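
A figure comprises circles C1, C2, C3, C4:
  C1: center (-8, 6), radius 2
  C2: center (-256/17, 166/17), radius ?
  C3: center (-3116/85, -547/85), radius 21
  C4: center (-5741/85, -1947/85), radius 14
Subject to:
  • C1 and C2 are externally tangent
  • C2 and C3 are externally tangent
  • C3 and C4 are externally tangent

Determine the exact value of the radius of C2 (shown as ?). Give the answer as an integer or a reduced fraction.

6

1. [ext C1·C2]  r_C2² + 4r_C2 − 60 = 0  ⇒  r_C2 = 6 (r>0 drops 1)
2. [ext C2·C3]  r_C2² + 42r_C2 − 288 = 0  ⇒  r_C2 = 6 (r>0 drops 1)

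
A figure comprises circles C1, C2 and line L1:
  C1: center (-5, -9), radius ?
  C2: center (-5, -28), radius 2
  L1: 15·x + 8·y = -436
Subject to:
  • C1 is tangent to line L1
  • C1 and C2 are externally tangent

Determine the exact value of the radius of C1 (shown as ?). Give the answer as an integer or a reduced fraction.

1. [C1‖L1]  r_C1² − 289 = 0  ⇒  r_C1 = 17 (r>0 drops 1)
2. [ext C1·C2]  r_C1² + 4r_C1 − 357 = 0  ⇒  r_C1 = 17 (r>0 drops 1)

17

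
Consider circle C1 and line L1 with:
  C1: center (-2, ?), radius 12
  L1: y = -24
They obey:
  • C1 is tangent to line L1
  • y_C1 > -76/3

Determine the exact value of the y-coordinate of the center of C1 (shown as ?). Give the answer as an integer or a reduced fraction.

1. [C1‖L1]  y_C1² + 48y_C1 + 432 = 0  ⇒  y_C1 = -36 or -12
2. given y_C1 > -76/3: keep -12

-12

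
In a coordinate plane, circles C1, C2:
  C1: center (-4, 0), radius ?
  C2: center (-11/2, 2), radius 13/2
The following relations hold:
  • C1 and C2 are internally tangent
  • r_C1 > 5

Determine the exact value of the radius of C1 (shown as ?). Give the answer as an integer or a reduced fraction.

9

1. [int C1,C2]  r_C1² − 13r_C1 + 36 = 0  ⇒  r_C1 = 4 or 9
2. given r_C1 > 5: keep 9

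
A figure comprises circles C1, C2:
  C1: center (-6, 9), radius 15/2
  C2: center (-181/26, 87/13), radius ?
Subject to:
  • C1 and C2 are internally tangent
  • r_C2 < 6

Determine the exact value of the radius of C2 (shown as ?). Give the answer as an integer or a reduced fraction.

1. [int C1,C2]  r_C2² − 15r_C2 + 50 = 0  ⇒  r_C2 = 5 or 10
2. given r_C2 < 6: keep 5

5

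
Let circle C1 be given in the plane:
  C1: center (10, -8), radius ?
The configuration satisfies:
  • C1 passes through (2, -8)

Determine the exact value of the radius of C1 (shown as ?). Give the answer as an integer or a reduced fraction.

1. [C1∋P]  r_C1² − 64 = 0  ⇒  r_C1 = 8 (r>0 drops 1)

8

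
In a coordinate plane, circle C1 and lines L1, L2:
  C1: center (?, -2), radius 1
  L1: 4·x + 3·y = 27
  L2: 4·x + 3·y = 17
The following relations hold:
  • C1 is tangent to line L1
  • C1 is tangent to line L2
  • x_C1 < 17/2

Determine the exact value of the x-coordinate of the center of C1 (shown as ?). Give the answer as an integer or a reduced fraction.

1. [C1‖L1]  x_C1² − (33/2)x_C1 + 133/2 = 0  ⇒  x_C1 = 7 or 19/2
2. [C1‖L2]  x_C1² − (23/2)x_C1 + 63/2 = 0  ⇒  x_C1 = 9/2 or 7

7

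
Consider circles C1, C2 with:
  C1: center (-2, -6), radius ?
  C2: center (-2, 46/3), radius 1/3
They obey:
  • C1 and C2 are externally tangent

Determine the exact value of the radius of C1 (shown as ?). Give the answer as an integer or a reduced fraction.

21

1. [ext C1·C2]  r_C1² + (2/3)r_C1 − 455 = 0  ⇒  r_C1 = 21 (r>0 drops 1)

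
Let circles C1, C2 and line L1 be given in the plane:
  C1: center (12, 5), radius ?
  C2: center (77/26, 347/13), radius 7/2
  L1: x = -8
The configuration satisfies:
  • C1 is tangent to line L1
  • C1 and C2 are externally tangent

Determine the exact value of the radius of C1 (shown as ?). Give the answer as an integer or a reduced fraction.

20

1. [C1‖L1]  r_C1² − 400 = 0  ⇒  r_C1 = 20 (r>0 drops 1)
2. [ext C1·C2]  r_C1² + 7r_C1 − 540 = 0  ⇒  r_C1 = 20 (r>0 drops 1)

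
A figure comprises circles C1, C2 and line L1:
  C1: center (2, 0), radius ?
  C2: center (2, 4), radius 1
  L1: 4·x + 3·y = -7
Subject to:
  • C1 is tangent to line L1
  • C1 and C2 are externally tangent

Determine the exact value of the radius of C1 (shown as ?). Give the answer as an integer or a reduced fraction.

1. [C1‖L1]  r_C1² − 9 = 0  ⇒  r_C1 = 3 (r>0 drops 1)
2. [ext C1·C2]  r_C1² + 2r_C1 − 15 = 0  ⇒  r_C1 = 3 (r>0 drops 1)

3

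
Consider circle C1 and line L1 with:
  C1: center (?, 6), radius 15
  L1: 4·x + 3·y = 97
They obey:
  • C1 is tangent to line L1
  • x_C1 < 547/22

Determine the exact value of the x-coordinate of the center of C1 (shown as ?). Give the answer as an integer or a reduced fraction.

1

1. [C1‖L1]  x_C1² − (79/2)x_C1 + 77/2 = 0  ⇒  x_C1 = 1 or 77/2
2. given x_C1 < 547/22: keep 1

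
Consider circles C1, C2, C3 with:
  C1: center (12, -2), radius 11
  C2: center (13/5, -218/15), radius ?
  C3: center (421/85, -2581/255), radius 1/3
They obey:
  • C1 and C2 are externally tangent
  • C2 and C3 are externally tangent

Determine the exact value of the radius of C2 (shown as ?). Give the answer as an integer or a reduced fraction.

1. [ext C1·C2]  r_C2² + 22r_C2 − 1120/9 = 0  ⇒  r_C2 = 14/3 (r>0 drops 1)
2. [ext C2·C3]  r_C2² + (2/3)r_C2 − 224/9 = 0  ⇒  r_C2 = 14/3 (r>0 drops 1)

14/3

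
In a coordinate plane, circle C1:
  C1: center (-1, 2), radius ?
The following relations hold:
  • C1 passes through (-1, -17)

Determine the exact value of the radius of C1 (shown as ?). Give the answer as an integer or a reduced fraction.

19

1. [C1∋P]  r_C1² − 361 = 0  ⇒  r_C1 = 19 (r>0 drops 1)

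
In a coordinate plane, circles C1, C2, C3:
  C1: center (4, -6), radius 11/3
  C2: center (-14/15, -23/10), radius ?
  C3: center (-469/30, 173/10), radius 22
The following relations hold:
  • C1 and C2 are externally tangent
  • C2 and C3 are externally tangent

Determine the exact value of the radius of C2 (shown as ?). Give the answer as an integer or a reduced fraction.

5/2

1. [ext C1·C2]  r_C2² + (22/3)r_C2 − 295/12 = 0  ⇒  r_C2 = 5/2 (r>0 drops 1)
2. [ext C2·C3]  r_C2² + 44r_C2 − 465/4 = 0  ⇒  r_C2 = 5/2 (r>0 drops 1)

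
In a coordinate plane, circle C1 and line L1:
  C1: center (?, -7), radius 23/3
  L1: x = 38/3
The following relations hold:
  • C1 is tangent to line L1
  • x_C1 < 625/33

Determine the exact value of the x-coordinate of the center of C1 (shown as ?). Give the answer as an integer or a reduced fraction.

1. [C1‖L1]  x_C1² − (76/3)x_C1 + 305/3 = 0  ⇒  x_C1 = 5 or 61/3
2. given x_C1 < 625/33: keep 5

5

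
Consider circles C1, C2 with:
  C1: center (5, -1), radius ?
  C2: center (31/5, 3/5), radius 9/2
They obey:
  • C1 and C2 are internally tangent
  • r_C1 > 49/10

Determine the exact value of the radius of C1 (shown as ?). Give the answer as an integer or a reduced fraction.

13/2

1. [int C1,C2]  r_C1² − 9r_C1 + 65/4 = 0  ⇒  r_C1 = 5/2 or 13/2
2. given r_C1 > 49/10: keep 13/2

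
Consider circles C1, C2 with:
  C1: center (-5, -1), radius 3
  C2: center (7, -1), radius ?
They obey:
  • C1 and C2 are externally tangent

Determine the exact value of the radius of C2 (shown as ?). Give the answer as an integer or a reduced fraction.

9

1. [ext C1·C2]  r_C2² + 6r_C2 − 135 = 0  ⇒  r_C2 = 9 (r>0 drops 1)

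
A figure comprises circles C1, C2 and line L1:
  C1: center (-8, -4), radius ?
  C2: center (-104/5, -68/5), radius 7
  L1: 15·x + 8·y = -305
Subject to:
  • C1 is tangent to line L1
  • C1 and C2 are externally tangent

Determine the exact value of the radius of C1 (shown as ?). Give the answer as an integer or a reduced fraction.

9

1. [C1‖L1]  r_C1² − 81 = 0  ⇒  r_C1 = 9 (r>0 drops 1)
2. [ext C1·C2]  r_C1² + 14r_C1 − 207 = 0  ⇒  r_C1 = 9 (r>0 drops 1)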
§
> **Task instructions**
For each line of the entries that includes "passes", show that line.

> **Written answer**
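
  • C1 passes through (2, -8)
  • C1 passes through (-1, -17)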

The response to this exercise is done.